Records from a collection
^^^^^^^^^^^^^^^^

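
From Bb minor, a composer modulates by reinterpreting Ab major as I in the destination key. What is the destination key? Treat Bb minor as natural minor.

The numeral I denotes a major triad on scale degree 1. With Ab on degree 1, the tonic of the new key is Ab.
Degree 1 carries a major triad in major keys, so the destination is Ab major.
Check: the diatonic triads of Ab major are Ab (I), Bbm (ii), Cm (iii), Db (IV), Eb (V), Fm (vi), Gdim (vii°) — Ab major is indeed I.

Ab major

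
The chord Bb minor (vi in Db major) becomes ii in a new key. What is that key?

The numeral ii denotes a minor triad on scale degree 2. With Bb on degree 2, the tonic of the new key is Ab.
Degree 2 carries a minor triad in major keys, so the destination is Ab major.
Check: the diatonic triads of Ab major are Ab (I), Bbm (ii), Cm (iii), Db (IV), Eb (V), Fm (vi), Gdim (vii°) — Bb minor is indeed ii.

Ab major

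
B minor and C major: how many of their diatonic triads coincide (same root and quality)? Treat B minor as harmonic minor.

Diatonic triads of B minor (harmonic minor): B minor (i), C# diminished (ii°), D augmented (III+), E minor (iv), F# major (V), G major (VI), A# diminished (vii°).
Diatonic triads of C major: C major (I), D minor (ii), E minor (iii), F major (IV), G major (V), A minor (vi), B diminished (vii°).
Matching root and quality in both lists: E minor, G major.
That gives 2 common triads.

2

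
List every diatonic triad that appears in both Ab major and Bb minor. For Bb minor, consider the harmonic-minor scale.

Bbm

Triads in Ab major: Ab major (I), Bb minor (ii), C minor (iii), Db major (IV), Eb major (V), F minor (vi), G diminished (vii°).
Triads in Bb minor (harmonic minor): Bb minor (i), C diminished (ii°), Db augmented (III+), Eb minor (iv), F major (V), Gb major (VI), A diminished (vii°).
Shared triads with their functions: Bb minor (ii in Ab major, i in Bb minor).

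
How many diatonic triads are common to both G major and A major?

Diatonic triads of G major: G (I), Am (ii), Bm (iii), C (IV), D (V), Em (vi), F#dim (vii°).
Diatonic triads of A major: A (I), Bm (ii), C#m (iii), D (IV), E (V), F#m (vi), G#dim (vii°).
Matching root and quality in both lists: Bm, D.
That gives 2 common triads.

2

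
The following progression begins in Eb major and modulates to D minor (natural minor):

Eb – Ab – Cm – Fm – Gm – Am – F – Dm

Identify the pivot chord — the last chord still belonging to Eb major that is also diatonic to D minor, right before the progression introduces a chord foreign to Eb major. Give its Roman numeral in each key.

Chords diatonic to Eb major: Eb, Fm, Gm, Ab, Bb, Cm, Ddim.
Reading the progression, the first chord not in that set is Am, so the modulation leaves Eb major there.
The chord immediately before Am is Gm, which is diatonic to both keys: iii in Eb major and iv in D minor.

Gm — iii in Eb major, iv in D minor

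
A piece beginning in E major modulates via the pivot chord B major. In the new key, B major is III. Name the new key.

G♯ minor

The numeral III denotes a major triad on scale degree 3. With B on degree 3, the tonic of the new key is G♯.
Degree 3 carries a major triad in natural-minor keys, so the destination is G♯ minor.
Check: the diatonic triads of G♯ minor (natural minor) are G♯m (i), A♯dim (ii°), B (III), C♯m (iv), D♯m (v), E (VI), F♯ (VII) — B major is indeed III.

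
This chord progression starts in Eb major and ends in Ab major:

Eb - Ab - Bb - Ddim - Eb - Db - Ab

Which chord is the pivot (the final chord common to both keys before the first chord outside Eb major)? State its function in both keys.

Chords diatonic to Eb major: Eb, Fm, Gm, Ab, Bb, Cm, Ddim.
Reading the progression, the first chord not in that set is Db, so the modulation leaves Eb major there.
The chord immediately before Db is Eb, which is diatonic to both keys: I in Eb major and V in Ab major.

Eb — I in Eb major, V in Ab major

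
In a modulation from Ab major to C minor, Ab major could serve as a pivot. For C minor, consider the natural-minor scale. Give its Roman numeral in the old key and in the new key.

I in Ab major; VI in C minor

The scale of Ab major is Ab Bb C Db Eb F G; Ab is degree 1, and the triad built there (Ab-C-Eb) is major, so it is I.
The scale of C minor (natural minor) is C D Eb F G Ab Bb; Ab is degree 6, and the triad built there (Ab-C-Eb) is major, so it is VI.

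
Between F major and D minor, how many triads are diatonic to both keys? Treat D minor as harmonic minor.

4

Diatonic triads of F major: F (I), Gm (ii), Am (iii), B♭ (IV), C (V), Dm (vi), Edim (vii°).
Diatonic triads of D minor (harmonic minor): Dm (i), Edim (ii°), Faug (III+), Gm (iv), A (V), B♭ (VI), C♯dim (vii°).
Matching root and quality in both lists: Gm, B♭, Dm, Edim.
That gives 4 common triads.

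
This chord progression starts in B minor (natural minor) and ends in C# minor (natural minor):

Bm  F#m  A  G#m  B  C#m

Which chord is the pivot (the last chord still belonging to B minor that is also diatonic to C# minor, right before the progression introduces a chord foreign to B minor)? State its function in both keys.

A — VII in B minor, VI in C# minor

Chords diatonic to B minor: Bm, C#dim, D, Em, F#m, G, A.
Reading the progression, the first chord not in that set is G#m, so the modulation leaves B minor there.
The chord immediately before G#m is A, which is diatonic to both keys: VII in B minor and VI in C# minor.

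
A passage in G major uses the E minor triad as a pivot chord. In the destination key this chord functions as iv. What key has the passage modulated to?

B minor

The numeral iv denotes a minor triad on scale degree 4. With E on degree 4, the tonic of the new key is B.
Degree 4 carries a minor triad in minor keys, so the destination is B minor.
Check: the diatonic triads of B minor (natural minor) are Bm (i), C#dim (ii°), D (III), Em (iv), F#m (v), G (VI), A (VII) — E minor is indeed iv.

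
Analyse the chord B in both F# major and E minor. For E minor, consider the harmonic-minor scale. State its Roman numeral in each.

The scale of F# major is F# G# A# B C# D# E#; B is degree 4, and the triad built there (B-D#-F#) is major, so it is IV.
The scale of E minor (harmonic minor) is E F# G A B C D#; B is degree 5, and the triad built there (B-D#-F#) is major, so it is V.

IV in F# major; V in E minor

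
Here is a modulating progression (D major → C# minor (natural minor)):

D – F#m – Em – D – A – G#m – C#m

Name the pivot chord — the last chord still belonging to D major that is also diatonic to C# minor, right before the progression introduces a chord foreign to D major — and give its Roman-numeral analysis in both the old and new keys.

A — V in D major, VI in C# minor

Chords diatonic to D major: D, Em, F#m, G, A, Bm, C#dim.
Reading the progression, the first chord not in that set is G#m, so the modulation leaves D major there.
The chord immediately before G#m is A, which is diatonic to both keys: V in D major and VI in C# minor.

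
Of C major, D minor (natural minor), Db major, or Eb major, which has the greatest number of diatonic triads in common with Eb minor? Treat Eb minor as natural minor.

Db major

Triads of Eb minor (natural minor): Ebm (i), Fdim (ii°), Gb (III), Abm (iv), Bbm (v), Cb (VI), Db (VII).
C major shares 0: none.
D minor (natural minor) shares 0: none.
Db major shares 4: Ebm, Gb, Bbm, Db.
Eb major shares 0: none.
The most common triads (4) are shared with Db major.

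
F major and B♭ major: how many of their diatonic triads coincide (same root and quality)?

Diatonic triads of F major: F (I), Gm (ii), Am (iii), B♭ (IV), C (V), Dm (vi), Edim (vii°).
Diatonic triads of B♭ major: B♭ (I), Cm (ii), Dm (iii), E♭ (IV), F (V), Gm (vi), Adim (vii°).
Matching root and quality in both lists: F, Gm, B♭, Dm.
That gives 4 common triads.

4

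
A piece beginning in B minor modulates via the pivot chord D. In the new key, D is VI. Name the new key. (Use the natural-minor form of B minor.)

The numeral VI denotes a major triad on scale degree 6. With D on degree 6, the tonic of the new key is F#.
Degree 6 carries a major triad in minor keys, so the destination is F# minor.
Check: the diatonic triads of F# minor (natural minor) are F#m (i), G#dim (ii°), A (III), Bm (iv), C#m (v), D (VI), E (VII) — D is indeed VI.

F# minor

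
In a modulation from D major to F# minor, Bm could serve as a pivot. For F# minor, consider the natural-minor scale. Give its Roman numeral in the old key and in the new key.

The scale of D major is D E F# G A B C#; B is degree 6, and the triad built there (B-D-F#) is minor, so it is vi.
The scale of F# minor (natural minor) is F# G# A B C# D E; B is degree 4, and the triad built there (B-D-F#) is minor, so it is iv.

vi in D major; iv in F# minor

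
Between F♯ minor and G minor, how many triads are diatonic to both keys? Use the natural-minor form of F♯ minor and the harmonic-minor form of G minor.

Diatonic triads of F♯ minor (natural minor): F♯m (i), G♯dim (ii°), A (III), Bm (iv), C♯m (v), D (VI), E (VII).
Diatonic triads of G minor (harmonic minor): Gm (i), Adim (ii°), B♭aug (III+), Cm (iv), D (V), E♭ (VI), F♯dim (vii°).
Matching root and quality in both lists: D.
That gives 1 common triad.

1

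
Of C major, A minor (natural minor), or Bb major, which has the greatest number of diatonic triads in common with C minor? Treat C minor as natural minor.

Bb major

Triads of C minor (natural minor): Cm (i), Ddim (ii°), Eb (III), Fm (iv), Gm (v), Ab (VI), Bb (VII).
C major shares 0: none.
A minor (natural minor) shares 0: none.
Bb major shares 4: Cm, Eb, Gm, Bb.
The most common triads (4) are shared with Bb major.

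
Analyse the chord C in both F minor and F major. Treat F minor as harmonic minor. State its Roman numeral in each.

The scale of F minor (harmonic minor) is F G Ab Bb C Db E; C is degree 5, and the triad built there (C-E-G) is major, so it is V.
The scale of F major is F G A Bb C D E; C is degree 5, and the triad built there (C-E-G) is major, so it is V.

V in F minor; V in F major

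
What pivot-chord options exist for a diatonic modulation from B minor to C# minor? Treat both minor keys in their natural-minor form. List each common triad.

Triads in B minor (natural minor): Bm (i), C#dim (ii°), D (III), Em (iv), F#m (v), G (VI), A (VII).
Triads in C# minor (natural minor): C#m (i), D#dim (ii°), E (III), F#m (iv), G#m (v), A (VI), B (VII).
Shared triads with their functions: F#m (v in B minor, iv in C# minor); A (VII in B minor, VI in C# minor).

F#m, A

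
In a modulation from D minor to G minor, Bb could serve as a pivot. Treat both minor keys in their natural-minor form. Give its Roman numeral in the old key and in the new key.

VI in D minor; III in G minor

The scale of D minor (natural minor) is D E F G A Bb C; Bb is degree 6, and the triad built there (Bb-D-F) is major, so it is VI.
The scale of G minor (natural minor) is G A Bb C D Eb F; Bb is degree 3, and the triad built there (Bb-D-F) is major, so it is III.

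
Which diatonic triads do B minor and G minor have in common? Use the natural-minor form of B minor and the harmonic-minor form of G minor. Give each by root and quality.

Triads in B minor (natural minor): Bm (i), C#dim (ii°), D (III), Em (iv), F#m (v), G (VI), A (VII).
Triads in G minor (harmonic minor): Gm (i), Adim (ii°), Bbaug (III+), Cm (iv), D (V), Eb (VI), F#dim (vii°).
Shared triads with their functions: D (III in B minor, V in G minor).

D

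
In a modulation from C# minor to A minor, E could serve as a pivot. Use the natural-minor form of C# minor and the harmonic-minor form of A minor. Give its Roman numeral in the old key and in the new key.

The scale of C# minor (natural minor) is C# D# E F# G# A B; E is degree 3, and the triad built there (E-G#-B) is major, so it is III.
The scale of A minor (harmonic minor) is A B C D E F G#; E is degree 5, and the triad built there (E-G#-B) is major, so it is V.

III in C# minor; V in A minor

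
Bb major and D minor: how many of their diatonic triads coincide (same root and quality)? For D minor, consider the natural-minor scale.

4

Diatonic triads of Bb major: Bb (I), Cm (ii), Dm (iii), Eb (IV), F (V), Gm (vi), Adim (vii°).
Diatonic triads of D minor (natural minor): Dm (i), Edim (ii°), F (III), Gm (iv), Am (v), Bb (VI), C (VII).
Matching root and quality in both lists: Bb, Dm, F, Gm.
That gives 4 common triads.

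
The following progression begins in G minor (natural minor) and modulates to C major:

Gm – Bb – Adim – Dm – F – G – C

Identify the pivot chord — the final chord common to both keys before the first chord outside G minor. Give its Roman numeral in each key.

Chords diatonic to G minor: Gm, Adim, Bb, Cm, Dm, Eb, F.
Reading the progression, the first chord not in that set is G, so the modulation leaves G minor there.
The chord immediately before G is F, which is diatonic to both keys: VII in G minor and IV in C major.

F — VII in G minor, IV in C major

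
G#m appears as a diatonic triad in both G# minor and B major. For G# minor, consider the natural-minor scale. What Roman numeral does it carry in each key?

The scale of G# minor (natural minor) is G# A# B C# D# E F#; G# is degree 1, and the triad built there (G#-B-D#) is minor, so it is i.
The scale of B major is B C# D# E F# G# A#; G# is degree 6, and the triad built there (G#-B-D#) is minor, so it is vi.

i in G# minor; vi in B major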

^^^^^^^^^^^^^^^^

[Required work]: In the entries above, find the line holding "Which diatonic triads" and the line holding "Gm – Bb – Adim – Dm – F – G – C"; print both of them and every line between, exactly, and nothing else.

[Task output]:
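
Which diatonic triads do B minor and G minor have in common? Use the natural-minor form of B minor and the harmonic-minor form of G minor. Give each by root and quality.

Triads in B minor (natural minor): Bm (i), C#dim (ii°), D (III), Em (iv), F#m (v), G (VI), A (VII).
Triads in G minor (harmonic minor): Gm (i), Adim (ii°), Bbaug (III+), Cm (iv), D (V), Eb (VI), F#dim (vii°).
Shared triads with their functions: D (III in B minor, V in G minor).

D

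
In a modulation from C# minor to A minor, E could serve as a pivot. Use the natural-minor form of C# minor and the harmonic-minor form of A minor. Give its Roman numeral in the old key and in the new key.

The scale of C# minor (natural minor) is C# D# E F# G# A B; E is degree 3, and the triad built there (E-G#-B) is major, so it is III.
The scale of A minor (harmonic minor) is A B C D E F G#; E is degree 5, and the triad built there (E-G#-B) is major, so it is V.

III in C# minor; V in A minor

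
Bb major and D minor: how many of their diatonic triads coincide (same root and quality)? For D minor, consider the natural-minor scale.

4

Diatonic triads of Bb major: Bb (I), Cm (ii), Dm (iii), Eb (IV), F (V), Gm (vi), Adim (vii°).
Diatonic triads of D minor (natural minor): Dm (i), Edim (ii°), F (III), Gm (iv), Am (v), Bb (VI), C (VII).
Matching root and quality in both lists: Bb, Dm, F, Gm.
That gives 4 common triads.

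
The following progression begins in G minor (natural minor) and modulates to C major:

Gm – Bb – Adim – Dm – F – G – C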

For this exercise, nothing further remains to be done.